= Data for review =
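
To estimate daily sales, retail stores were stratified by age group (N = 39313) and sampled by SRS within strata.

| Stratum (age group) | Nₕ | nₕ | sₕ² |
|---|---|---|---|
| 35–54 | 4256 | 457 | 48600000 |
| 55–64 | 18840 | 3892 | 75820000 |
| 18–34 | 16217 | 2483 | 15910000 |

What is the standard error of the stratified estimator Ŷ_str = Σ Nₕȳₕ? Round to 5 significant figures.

Var(Ŷ_str) = Σₕ Nₕ²(1 − fₕ)sₕ²/nₕ.
35–54: 4256²·(1 − 457/4256)·48600000/457 = 1.7194557 × 10^12.
55–64: 18840²·(1 − 3892/18840)·75820000/3892 = 5.4862417 × 10^12.
18–34: 16217²·(1 − 2483/16217)·15910000/2483 = 1.4271217 × 10^12.
Sum = 8.6328191 × 10^12.
SE = √(8.6328191 × 10^12) = 2.9382 × 10^6.

2.9382 × 10^6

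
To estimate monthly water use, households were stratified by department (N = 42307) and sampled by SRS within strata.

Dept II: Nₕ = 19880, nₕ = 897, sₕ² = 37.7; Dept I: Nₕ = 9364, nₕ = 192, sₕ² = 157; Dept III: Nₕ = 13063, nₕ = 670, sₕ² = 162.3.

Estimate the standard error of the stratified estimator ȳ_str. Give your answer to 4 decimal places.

Var(ȳ_str) = Σₕ Wₕ²(1 − fₕ)sₕ²/nₕ with Wₕ = Nₕ/N, N = 42307.
Dept II: Wₕ = 0.46989860; term = 0.46989860²·(1 − 0.04512072)·37.7/897 = 0.008861468.
Dept I: Wₕ = 0.22133453; term = 0.22133453²·(1 − 0.02050406)·157/192 = 0.039237327.
Dept III: Wₕ = 0.30876687; term = 0.30876687²·(1 − 0.05128990)·162.3/670 = 0.021909811.
Sum = 0.070008606.
SE = √(0.070008606) = 0.2646.

0.2646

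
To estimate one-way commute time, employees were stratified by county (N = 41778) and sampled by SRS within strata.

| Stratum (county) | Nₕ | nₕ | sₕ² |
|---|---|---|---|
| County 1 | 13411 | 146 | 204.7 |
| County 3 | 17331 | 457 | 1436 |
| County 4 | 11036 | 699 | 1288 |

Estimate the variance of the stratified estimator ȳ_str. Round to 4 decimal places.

Var(ȳ_str) = Σₕ Wₕ²(1 − fₕ)sₕ²/nₕ with Wₕ = Nₕ/N, N = 41778.
County 1: Wₕ = 0.32100627; term = 0.32100627²·(1 − 0.01088659)·204.7/146 = 0.14290194.
County 3: Wₕ = 0.41483556; term = 0.41483556²·(1 − 0.02636893)·1436/457 = 0.52648332.
County 4: Wₕ = 0.26415817; term = 0.26415817²·(1 − 0.06333817)·1288/699 = 0.12043414.
Sum = 0.7898194.

0.7898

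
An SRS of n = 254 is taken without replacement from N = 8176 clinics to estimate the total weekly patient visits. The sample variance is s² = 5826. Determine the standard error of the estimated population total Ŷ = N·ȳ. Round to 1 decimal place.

38544.0

Var(Ŷ) = N²·Var(ȳ) = N²·(1 − n/N)·s²/n.
f = 254/8176 = 0.03106654; Var(ȳ) = 0.96893346·5826/254 = 22.224434.
Var(Ŷ) = 8176² · 22.224434 = 1.4856362 × 10^9.
SE(Ŷ) = √(1.4856362 × 10^9) = 38544.0.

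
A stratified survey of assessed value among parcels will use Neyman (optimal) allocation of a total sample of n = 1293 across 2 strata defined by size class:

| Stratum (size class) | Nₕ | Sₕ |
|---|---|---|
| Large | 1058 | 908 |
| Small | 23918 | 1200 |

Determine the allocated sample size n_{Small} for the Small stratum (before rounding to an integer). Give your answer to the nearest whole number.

1251

Neyman allocation: nₕ = n·NₕSₕ / Σⱼ NⱼSⱼ.
Σ NⱼSⱼ = 1058·908 + 23918·1200 = 2.9662264 × 10^7.
n_{Small} = 1293·23918·1200 / (2.9662264 × 10^7) = 1251.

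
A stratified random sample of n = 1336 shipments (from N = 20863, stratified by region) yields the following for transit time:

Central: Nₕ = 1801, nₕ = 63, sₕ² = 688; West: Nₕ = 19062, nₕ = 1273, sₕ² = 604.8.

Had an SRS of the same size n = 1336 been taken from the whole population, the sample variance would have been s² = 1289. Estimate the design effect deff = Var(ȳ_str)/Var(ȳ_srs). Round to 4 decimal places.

0.4968

Var(ȳ_str) = Σ Wₕ²(1−fₕ)sₕ²/nₕ with Wₕ = Nₕ/20863:
  Central: (1801/20863)²·(1−63/1801)·688/63 = 0.078534025
  West: (19062/20863)²·(1−1273/19062)·604.8/1273 = 0.37012623
  → Var(ȳ_str) = 0.44866026.
Var(ȳ_srs) = (1 − 1336/20863)·1289/1336 = 0.90303634.
deff = 0.44866026 / 0.90303634 = 0.4968.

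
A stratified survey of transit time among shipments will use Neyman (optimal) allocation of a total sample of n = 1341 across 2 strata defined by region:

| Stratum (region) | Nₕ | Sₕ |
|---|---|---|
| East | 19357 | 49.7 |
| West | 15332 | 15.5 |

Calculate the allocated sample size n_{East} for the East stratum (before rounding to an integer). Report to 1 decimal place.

1075.4

Neyman allocation: nₕ = n·NₕSₕ / Σⱼ NⱼSⱼ.
Σ NⱼSⱼ = 19357·49.7 + 15332·15.5 = 1.1996889 × 10^6.
n_{East} = 1341·19357·49.7 / (1.1996889 × 10^6) = 1075.4.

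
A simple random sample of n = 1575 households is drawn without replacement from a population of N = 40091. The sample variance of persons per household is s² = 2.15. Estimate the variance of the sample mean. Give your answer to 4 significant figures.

0.001311

Under SRS without replacement, Var(ȳ) = (1 − f)·s²/n with f = n/N = 1575/40091 = 0.03928563.
Var(ȳ) = (1 − 0.03928563)·2.15/1575 = 0.96071437·0.0013650794 = 0.0013114514.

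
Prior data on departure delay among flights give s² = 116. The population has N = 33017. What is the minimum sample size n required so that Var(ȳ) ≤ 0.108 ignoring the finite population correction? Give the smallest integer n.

Without fpc, n₀ = s²/D = 116/0.108 = 1074.0741.
Rounding up, n = 1075.

1075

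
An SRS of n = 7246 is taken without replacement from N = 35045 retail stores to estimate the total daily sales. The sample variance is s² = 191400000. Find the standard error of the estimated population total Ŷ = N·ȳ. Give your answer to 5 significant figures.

5.0728 × 10^6

Var(Ŷ) = N²·Var(ȳ) = N²·(1 − n/N)·s²/n.
f = 7246/35045 = 0.20676273; Var(ȳ) = 0.79323727·191400000/7246 = 20953.024.
Var(Ŷ) = 35045² · 20953.024 = 2.5733499 × 10^13.
SE(Ŷ) = √(2.5733499 × 10^13) = 5.0728 × 10^6.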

= Task requirements =
After reading the listing, write out every line of it exactly.

= Answer for this exercise =
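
To estimate daily sales, retail stores were stratified by age group (N = 39313) and sampled by SRS within strata.

| Stratum (age group) | Nₕ | nₕ | sₕ² |
|---|---|---|---|
| 35–54 | 4256 | 457 | 48600000 |
| 55–64 | 18840 | 3892 | 75820000 |
| 18–34 | 16217 | 2483 | 15910000 |

What is the standard error of the stratified estimator Ŷ_str = Σ Nₕȳₕ? Round to 5 significant figures.

Var(Ŷ_str) = Σₕ Nₕ²(1 − fₕ)sₕ²/nₕ.
35–54: 4256²·(1 − 457/4256)·48600000/457 = 1.7194557 × 10^12.
55–64: 18840²·(1 − 3892/18840)·75820000/3892 = 5.4862417 × 10^12.
18–34: 16217²·(1 − 2483/16217)·15910000/2483 = 1.4271217 × 10^12.
Sum = 8.6328191 × 10^12.
SE = √(8.6328191 × 10^12) = 2.9382 × 10^6.

2.9382 × 10^6

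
To estimate monthly water use, households were stratified by department (N = 42307) and sampled by SRS within strata.

Dept II: Nₕ = 19880, nₕ = 897, sₕ² = 37.7; Dept I: Nₕ = 9364, nₕ = 192, sₕ² = 157; Dept III: Nₕ = 13063, nₕ = 670, sₕ² = 162.3.

Estimate the standard error of the stratified estimator ȳ_str. Give your answer to 4 decimal places.

Var(ȳ_str) = Σₕ Wₕ²(1 − fₕ)sₕ²/nₕ with Wₕ = Nₕ/N, N = 42307.
Dept II: Wₕ = 0.46989860; term = 0.46989860²·(1 − 0.04512072)·37.7/897 = 0.008861468.
Dept I: Wₕ = 0.22133453; term = 0.22133453²·(1 − 0.02050406)·157/192 = 0.039237327.
Dept III: Wₕ = 0.30876687; term = 0.30876687²·(1 − 0.05128990)·162.3/670 = 0.021909811.
Sum = 0.070008606.
SE = √(0.070008606) = 0.2646.

0.2646

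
To estimate one-way commute time, employees were stratified by county (N = 41778) and sampled by SRS within strata.

| Stratum (county) | Nₕ | nₕ | sₕ² |
|---|---|---|---|
| County 1 | 13411 | 146 | 204.7 |
| County 3 | 17331 | 457 | 1436 |
| County 4 | 11036 | 699 | 1288 |

Estimate the variance of the stratified estimator ȳ_str. Round to 4 decimal places.

Var(ȳ_str) = Σₕ Wₕ²(1 − fₕ)sₕ²/nₕ with Wₕ = Nₕ/N, N = 41778.
County 1: Wₕ = 0.32100627; term = 0.32100627²·(1 − 0.01088659)·204.7/146 = 0.14290194.
County 3: Wₕ = 0.41483556; term = 0.41483556²·(1 − 0.02636893)·1436/457 = 0.52648332.
County 4: Wₕ = 0.26415817; term = 0.26415817²·(1 − 0.06333817)·1288/699 = 0.12043414.
Sum = 0.7898194.

0.7898

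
An SRS of n = 254 is taken without replacement from N = 8176 clinics to estimate the total weekly patient visits. The sample variance is s² = 5826. Determine the standard error of the estimated population total Ŷ = N·ȳ. Round to 1 decimal place.

38544.0

Var(Ŷ) = N²·Var(ȳ) = N²·(1 − n/N)·s²/n.
f = 254/8176 = 0.03106654; Var(ȳ) = 0.96893346·5826/254 = 22.224434.
Var(Ŷ) = 8176² · 22.224434 = 1.4856362 × 10^9.
SE(Ŷ) = √(1.4856362 × 10^9) = 38544.0.

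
A stratified survey of assessed value among parcels will use Neyman (optimal) allocation of a total sample of n = 1293 across 2 strata defined by size class:

| Stratum (size class) | Nₕ | Sₕ |
|---|---|---|
| Large | 1058 | 908 |
| Small | 23918 | 1200 |

Determine the allocated sample size n_{Small} for the Small stratum (before rounding to an integer). Give your answer to the nearest whole number.

1251

Neyman allocation: nₕ = n·NₕSₕ / Σⱼ NⱼSⱼ.
Σ NⱼSⱼ = 1058·908 + 23918·1200 = 2.9662264 × 10^7.
n_{Small} = 1293·23918·1200 / (2.9662264 × 10^7) = 1251.

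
A stratified random sample of n = 1336 shipments (from N = 20863, stratified by region) yields the following for transit time:

Central: Nₕ = 1801, nₕ = 63, sₕ² = 688; West: Nₕ = 19062, nₕ = 1273, sₕ² = 604.8.

Had an SRS of the same size n = 1336 been taken from the whole population, the sample variance would have been s² = 1289. Estimate the design effect deff = Var(ȳ_str)/Var(ȳ_srs). Round to 4 decimal places.

0.4968

Var(ȳ_str) = Σ Wₕ²(1−fₕ)sₕ²/nₕ with Wₕ = Nₕ/20863:
  Central: (1801/20863)²·(1−63/1801)·688/63 = 0.078534025
  West: (19062/20863)²·(1−1273/19062)·604.8/1273 = 0.37012623
  → Var(ȳ_str) = 0.44866026.
Var(ȳ_srs) = (1 − 1336/20863)·1289/1336 = 0.90303634.
deff = 0.44866026 / 0.90303634 = 0.4968.

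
A stratified survey of transit time among shipments will use Neyman (optimal) allocation of a total sample of n = 1341 across 2 strata defined by region:

| Stratum (region) | Nₕ | Sₕ |
|---|---|---|
| East | 19357 | 49.7 |
| West | 15332 | 15.5 |

Calculate the allocated sample size n_{East} for the East stratum (before rounding to an integer). Report to 1 decimal place.

1075.4

Neyman allocation: nₕ = n·NₕSₕ / Σⱼ NⱼSⱼ.
Σ NⱼSⱼ = 19357·49.7 + 15332·15.5 = 1.1996889 × 10^6.
n_{East} = 1341·19357·49.7 / (1.1996889 × 10^6) = 1075.4.

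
A simple random sample of n = 1575 households is drawn without replacement from a population of N = 40091. The sample variance of persons per household is s² = 2.15. Estimate the variance of the sample mean. Give your answer to 4 significant figures.

0.001311

Under SRS without replacement, Var(ȳ) = (1 − f)·s²/n with f = n/N = 1575/40091 = 0.03928563.
Var(ȳ) = (1 − 0.03928563)·2.15/1575 = 0.96071437·0.0013650794 = 0.0013114514.

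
Prior data on departure delay among flights give s² = 116. The population has N = 33017. What is the minimum sample size n required so that Var(ȳ) ≤ 0.108 ignoring the finite population correction? Give the smallest integer n.

Without fpc, n₀ = s²/D = 116/0.108 = 1074.0741.
Rounding up, n = 1075.

1075

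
An SRS of n = 7246 is taken without replacement from N = 35045 retail stores to estimate the total daily sales. The sample variance is s² = 191400000. Find the standard error of the estimated population total Ŷ = N·ȳ. Give your answer to 5 significant figures.

5.0728 × 10^6

Var(Ŷ) = N²·Var(ȳ) = N²·(1 − n/N)·s²/n.
f = 7246/35045 = 0.20676273; Var(ȳ) = 0.79323727·191400000/7246 = 20953.024.
Var(Ŷ) = 35045² · 20953.024 = 2.5733499 × 10^13.
SE(Ŷ) = √(2.5733499 × 10^13) = 5.0728 × 10^6.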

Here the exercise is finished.